**Problem details:**
Please copy out the records that follow exactly as they stand.

**Stored records:**
====

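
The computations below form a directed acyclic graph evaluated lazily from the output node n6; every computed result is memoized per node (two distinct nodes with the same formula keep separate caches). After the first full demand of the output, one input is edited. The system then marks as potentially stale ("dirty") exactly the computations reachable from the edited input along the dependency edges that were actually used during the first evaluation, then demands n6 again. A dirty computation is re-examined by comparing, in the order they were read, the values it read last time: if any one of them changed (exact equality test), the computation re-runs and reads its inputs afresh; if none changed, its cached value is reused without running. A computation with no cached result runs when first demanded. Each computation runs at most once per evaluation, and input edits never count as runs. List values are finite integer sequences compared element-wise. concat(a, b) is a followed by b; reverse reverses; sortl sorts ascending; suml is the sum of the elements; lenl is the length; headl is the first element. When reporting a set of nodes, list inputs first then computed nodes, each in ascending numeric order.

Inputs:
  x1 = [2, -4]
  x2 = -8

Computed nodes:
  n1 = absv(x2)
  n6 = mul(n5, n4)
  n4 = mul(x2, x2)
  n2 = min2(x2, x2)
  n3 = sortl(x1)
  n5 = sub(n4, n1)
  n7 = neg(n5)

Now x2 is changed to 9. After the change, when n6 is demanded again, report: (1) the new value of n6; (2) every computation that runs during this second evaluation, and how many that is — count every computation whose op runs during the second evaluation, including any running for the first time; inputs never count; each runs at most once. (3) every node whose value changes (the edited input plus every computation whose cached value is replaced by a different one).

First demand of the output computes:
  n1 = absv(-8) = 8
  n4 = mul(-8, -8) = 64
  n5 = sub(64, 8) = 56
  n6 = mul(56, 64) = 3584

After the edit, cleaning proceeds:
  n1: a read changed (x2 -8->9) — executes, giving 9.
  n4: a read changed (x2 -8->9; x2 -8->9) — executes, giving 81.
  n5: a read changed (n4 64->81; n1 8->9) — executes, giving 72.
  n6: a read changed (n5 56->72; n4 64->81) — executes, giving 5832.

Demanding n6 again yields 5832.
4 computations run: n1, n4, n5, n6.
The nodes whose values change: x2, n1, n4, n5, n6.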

====

**Answer below:**
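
The computations below form a directed acyclic graph evaluated lazily from the output node n6; every computed result is memoized per node (two distinct nodes with the same formula keep separate caches). After the first full demand of the output, one input is edited. The system then marks as potentially stale ("dirty") exactly the computations reachable from the edited input along the dependency edges that were actually used during the first evaluation, then demands n6 again. A dirty computation is re-examined by comparing, in the order they were read, the values it read last time: if any one of them changed (exact equality test), the computation re-runs and reads its inputs afresh; if none changed, its cached value is reused without running. A computation with no cached result runs when first demanded. Each computation runs at most once per evaluation, and input edits never count as runs. List values are finite integer sequences compared element-wise. concat(a, b) is a followed by b; reverse reverses; sortl sorts ascending; suml is the sum of the elements; lenl is the length; headl is the first element. When reporting a set of nodes, list inputs first then computed nodes, each in ascending numeric order.

Inputs:
  x1 = [2, -4]
  x2 = -8

Computed nodes:
  n1 = absv(x2)
  n6 = mul(n5, n4)
  n4 = mul(x2, x2)
  n2 = min2(x2, x2)
  n3 = sortl(x1)
  n5 = sub(n4, n1)
  n7 = neg(n5)

Now x2 is changed to 9. After the change, when n6 is demanded again, report: (1) the new value of n6; (2) every computation that runs during this second evaluation, and how many that is — count every computation whose op runs during the second evaluation, including any running for the first time; inputs never count; each runs at most once. (3) every node whose value changes (the edited input plus every computation whose cached value is replaced by a different one).

First demand of the output computes:
  n1 = absv(-8) = 8
  n4 = mul(-8, -8) = 64
  n5 = sub(64, 8) = 56
  n6 = mul(56, 64) = 3584

After the edit, cleaning proceeds:
  n1: a read changed (x2 -8->9) — executes, giving 9.
  n4: a read changed (x2 -8->9; x2 -8->9) — executes, giving 81.
  n5: a read changed (n4 64->81; n1 8->9) — executes, giving 72.
  n6: a read changed (n5 56->72; n4 64->81) — executes, giving 5832.

Demanding n6 again yields 5832.
4 computations run: n1, n4, n5, n6.
The nodes whose values change: x2, n1, n4, n5, n6.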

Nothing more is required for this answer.